(What to do): Which lines of the data below hold "expires"? Copy each of them.

(Records to process):
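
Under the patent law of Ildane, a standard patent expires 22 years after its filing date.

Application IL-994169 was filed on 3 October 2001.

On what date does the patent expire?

Filing date + 22 years → 3 October 2023.

October 3, 2023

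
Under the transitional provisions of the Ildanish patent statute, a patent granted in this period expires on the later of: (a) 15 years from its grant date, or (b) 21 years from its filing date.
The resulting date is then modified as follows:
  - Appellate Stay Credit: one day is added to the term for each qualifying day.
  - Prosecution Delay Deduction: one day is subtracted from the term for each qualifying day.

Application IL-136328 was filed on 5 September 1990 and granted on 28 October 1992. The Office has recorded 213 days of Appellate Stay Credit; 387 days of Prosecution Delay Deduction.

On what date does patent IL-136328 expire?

2011-03-15

(a) grant + 15 years → 28 October 2007.
(b) filing + 21 years → 5 September 2011.
Later of the two: 5 September 2011.
Appellate Stay Credit: +213 days → 5 April 2012.
Prosecution Delay Deduction: −387 days → 15 March 2011.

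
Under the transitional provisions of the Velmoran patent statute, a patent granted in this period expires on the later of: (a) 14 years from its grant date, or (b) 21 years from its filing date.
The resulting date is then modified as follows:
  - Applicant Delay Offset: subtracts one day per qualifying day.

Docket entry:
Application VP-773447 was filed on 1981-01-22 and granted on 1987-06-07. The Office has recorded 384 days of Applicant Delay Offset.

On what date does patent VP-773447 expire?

(a) grant + 14 years → 7 June 2001.
(b) filing + 21 years → 22 January 2002.
Later of the two: 22 January 2002.
Applicant Delay Offset: −384 days → 3 January 2001.

January 3, 2001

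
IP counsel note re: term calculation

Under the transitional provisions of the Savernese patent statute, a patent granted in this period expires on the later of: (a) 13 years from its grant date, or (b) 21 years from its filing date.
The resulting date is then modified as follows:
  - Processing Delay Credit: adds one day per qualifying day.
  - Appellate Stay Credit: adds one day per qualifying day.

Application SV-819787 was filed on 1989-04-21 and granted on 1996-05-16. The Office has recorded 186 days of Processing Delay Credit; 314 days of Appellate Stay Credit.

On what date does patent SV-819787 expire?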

(Answer space):
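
Under the patent law of Ildane, a standard patent expires 22 years after its filing date.
Under the transitional provisions of the Ildanish patent statute, a patent granted in this period expires on the later of: (a) 15 years from its grant date, or (b) 21 years from its filing date.
Under the transitional provisions of the Velmoran patent statute, a patent granted in this period expires on the later of: (a) 14 years from its grant date, or (b) 21 years from its filing date.
Under the transitional provisions of the Savernese patent statute, a patent granted in this period expires on the later of: (a) 13 years from its grant date, or (b) 21 years from its filing date.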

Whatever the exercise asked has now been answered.